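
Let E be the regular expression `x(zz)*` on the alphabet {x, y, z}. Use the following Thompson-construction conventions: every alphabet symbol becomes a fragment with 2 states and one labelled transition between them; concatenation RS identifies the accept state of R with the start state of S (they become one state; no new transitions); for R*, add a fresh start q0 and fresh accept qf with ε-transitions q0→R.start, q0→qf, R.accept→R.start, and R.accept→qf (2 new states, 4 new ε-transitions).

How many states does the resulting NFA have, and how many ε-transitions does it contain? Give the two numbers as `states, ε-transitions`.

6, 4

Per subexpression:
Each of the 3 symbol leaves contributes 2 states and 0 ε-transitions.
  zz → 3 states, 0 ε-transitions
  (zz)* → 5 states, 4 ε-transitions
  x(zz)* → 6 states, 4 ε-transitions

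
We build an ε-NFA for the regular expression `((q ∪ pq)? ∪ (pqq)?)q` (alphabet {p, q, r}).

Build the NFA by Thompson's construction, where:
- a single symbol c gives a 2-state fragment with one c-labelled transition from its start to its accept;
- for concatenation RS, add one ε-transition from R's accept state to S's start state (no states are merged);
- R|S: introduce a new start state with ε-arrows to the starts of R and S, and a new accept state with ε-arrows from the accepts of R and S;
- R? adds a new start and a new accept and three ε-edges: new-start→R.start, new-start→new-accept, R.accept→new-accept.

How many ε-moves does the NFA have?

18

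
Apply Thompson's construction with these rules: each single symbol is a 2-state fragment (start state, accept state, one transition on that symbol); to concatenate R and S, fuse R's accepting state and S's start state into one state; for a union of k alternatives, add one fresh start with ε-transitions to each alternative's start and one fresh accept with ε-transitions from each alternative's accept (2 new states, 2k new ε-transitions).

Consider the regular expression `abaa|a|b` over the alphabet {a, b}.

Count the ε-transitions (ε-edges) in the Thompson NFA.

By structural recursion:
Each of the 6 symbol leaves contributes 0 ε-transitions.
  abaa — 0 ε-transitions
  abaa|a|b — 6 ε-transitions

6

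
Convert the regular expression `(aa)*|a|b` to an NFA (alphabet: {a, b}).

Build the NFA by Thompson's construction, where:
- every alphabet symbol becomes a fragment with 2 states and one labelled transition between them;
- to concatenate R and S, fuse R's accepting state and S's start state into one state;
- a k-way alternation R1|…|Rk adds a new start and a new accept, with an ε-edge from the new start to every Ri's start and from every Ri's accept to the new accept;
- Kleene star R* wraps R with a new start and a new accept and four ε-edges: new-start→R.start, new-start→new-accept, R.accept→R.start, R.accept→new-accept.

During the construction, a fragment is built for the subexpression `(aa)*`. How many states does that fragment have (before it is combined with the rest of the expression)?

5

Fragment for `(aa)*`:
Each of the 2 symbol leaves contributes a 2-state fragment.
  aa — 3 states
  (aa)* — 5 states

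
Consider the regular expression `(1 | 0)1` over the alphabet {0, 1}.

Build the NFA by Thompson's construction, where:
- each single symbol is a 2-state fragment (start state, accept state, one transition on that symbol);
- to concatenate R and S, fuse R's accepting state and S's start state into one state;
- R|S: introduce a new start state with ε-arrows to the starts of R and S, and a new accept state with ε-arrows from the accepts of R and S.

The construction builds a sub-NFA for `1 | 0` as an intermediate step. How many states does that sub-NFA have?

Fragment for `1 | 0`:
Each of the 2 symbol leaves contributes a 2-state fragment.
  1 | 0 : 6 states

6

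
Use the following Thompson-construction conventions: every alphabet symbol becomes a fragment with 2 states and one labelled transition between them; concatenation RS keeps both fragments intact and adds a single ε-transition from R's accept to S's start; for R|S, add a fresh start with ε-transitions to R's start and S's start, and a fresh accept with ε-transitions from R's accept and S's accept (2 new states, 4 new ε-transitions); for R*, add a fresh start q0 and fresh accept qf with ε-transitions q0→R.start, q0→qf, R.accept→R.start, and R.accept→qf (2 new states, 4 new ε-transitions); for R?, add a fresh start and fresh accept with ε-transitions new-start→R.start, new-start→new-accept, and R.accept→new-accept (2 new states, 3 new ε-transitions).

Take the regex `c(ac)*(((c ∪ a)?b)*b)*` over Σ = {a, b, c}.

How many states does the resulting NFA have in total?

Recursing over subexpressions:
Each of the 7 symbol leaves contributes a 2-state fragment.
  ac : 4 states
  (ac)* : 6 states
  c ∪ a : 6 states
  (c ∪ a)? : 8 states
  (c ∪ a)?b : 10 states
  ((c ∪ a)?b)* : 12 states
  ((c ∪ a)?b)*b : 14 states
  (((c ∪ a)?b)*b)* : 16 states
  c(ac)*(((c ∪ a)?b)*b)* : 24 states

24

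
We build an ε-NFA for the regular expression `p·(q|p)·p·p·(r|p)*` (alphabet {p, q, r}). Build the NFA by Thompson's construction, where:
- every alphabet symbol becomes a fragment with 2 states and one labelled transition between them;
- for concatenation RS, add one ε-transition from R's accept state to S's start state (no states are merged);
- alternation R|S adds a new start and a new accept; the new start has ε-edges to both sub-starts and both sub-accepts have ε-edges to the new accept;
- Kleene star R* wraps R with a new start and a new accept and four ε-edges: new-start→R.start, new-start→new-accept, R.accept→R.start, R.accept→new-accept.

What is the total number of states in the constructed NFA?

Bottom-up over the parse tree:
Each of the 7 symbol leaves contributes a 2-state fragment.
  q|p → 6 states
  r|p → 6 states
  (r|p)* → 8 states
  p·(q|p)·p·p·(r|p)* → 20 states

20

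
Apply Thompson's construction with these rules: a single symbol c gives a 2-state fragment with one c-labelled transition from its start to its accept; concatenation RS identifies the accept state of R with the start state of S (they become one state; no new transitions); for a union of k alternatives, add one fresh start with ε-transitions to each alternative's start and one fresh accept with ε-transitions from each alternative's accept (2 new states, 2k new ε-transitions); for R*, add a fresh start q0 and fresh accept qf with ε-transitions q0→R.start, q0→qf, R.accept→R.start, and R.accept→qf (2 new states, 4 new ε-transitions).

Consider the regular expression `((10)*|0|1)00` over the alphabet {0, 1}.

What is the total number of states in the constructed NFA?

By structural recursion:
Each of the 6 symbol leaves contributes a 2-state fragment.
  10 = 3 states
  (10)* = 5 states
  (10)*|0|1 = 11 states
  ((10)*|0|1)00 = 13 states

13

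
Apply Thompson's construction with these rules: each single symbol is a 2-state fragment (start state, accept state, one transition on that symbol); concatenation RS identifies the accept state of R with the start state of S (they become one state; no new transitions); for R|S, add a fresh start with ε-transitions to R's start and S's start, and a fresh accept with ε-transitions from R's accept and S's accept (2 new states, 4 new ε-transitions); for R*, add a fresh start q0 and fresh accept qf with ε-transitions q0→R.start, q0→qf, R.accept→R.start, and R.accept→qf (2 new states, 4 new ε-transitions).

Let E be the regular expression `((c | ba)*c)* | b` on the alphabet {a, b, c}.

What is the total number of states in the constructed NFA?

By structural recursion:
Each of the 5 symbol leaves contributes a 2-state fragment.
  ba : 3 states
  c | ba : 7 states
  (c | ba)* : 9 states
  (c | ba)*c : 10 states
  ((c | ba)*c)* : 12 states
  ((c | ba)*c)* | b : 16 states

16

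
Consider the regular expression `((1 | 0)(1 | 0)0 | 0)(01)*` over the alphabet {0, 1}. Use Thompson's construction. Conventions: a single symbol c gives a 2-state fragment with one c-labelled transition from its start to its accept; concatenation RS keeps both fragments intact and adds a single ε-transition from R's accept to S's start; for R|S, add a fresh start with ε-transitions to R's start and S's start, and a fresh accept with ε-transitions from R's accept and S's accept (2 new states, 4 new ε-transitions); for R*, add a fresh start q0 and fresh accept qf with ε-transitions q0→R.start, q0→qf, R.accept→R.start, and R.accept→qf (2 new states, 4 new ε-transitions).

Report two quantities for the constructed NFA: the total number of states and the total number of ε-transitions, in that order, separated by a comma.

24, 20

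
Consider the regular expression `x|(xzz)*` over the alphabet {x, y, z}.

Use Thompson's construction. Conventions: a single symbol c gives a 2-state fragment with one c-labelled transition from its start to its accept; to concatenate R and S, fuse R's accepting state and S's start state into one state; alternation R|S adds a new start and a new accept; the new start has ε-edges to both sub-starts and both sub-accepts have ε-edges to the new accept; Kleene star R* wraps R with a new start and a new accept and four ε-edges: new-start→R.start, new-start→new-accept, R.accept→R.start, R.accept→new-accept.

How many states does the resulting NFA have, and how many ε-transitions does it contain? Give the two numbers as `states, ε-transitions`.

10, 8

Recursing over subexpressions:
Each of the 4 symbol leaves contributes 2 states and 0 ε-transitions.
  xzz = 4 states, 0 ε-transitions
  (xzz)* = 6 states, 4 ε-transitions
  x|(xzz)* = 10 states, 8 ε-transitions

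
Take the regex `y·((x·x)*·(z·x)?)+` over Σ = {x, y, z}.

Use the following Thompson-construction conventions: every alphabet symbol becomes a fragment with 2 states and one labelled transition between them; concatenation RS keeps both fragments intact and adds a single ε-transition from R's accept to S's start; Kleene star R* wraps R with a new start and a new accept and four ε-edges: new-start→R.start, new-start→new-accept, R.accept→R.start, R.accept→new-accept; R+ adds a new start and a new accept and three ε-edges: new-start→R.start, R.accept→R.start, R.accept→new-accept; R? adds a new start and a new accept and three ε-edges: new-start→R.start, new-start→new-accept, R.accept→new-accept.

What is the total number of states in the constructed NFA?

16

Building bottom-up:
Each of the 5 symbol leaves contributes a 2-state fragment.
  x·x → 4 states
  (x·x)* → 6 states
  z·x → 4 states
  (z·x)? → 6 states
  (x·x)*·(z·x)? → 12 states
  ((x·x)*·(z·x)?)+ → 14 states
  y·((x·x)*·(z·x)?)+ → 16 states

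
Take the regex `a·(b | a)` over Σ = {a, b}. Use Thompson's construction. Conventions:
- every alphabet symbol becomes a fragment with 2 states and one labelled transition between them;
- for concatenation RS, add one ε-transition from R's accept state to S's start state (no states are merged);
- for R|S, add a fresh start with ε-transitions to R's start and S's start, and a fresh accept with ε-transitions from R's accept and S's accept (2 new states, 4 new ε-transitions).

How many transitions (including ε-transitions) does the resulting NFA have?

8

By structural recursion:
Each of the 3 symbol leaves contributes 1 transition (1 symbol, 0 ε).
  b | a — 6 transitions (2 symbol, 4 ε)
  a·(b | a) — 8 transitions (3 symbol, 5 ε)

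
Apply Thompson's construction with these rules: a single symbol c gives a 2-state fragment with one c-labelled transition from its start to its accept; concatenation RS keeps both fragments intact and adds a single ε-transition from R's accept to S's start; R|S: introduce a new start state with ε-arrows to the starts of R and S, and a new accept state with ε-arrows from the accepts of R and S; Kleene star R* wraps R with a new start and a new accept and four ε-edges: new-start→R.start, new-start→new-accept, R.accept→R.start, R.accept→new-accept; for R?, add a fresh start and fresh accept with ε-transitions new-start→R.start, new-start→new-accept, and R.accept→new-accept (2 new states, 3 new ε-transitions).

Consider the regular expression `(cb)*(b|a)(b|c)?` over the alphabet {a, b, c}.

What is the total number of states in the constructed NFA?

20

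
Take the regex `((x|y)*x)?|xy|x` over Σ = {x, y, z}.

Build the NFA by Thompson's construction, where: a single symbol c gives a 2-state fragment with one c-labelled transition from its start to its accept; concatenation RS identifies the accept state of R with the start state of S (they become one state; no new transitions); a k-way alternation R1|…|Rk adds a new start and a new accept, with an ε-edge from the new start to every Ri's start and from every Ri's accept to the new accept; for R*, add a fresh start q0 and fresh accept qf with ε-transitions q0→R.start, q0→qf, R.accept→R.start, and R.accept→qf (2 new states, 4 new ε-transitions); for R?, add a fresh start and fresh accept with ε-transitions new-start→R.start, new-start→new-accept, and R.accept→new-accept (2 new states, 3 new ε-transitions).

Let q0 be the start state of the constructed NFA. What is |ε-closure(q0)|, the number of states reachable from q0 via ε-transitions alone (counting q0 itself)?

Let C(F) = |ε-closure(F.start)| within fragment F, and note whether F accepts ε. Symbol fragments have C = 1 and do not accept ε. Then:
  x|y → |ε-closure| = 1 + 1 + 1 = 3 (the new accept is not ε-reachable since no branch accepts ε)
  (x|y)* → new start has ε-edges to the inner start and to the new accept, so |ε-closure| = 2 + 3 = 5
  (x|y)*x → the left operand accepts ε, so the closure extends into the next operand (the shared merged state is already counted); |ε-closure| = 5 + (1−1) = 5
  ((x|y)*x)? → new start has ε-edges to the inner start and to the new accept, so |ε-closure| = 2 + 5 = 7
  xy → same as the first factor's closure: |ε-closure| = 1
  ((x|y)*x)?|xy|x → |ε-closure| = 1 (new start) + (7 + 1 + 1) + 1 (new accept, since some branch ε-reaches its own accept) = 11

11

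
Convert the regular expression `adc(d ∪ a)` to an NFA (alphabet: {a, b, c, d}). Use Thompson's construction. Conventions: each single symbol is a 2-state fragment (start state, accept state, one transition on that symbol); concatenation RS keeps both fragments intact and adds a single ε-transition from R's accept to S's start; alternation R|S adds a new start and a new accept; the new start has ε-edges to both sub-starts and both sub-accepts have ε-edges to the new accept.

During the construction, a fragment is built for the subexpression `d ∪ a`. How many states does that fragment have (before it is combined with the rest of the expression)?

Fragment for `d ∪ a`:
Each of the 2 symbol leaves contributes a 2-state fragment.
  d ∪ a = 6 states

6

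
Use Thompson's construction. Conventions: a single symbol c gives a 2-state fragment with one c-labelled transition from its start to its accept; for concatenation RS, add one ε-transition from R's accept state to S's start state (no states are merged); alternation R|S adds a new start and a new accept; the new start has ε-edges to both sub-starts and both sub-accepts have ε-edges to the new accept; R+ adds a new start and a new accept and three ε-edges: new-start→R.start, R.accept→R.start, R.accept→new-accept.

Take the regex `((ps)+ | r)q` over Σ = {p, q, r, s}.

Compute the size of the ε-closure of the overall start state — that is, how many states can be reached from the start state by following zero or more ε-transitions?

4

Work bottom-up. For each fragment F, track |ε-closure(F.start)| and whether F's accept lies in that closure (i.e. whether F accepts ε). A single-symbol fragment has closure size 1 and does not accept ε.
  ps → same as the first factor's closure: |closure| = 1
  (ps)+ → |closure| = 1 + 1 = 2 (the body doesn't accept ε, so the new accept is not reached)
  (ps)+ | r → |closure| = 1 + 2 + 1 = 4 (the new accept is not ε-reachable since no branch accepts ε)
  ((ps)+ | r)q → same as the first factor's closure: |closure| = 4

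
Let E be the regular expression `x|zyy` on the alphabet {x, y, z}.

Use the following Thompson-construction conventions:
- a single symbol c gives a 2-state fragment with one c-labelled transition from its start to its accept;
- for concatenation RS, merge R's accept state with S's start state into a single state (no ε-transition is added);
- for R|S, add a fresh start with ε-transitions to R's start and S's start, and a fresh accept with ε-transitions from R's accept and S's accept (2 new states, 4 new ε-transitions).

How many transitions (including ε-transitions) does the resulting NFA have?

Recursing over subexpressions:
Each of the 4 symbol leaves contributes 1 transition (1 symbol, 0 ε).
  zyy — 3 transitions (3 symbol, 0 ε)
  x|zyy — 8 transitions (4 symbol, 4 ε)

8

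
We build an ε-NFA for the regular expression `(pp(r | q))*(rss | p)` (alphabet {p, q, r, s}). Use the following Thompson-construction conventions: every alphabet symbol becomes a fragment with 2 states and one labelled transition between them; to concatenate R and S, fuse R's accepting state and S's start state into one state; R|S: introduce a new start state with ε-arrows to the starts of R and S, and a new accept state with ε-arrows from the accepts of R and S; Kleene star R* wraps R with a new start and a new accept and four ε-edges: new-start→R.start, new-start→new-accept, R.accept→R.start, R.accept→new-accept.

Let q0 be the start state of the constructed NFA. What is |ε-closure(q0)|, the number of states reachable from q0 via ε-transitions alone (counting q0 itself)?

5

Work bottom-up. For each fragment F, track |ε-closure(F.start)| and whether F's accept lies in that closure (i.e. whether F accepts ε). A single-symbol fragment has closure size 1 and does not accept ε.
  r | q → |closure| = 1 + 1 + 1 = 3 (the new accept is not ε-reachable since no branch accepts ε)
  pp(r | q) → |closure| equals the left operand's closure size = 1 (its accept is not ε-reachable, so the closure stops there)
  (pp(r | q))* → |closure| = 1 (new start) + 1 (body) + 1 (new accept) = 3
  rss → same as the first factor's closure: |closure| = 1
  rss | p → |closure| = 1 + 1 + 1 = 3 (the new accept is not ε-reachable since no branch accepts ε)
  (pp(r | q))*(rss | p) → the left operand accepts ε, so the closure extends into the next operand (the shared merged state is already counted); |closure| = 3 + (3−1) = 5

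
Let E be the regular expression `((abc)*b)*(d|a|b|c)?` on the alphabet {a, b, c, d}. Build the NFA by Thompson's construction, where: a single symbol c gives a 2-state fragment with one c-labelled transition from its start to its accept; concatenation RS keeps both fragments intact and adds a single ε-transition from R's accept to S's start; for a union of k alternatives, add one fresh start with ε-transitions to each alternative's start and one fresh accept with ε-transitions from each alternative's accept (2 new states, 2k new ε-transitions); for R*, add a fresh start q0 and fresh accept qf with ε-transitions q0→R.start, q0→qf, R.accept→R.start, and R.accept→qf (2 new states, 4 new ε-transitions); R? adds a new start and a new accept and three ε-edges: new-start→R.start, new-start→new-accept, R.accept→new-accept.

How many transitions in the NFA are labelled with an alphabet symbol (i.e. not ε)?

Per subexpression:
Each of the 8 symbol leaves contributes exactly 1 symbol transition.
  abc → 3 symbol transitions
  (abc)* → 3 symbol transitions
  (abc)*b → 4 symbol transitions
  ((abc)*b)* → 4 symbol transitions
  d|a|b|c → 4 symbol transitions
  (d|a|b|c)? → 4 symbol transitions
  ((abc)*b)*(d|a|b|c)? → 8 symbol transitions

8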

PROBLEM DESCRIPTION: Which lines in the listing hold the word "regex"? Copy them out.

WRITTEN SOLUTION:
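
Take the regex `c(ac)*(((c ∪ a)?b)*b)*` over Σ = {a, b, c}.
Take the regex `y·((x·x)*·(z·x)?)+` over Σ = {x, y, z}.
Take the regex `a·(b | a)` over Σ = {a, b}. Use Thompson's construction. Conventions:
Take the regex `((x|y)*x)?|xy|x` over Σ = {x, y, z}.
Take the regex `((ps)+ | r)q` over Σ = {p, q, r, s}.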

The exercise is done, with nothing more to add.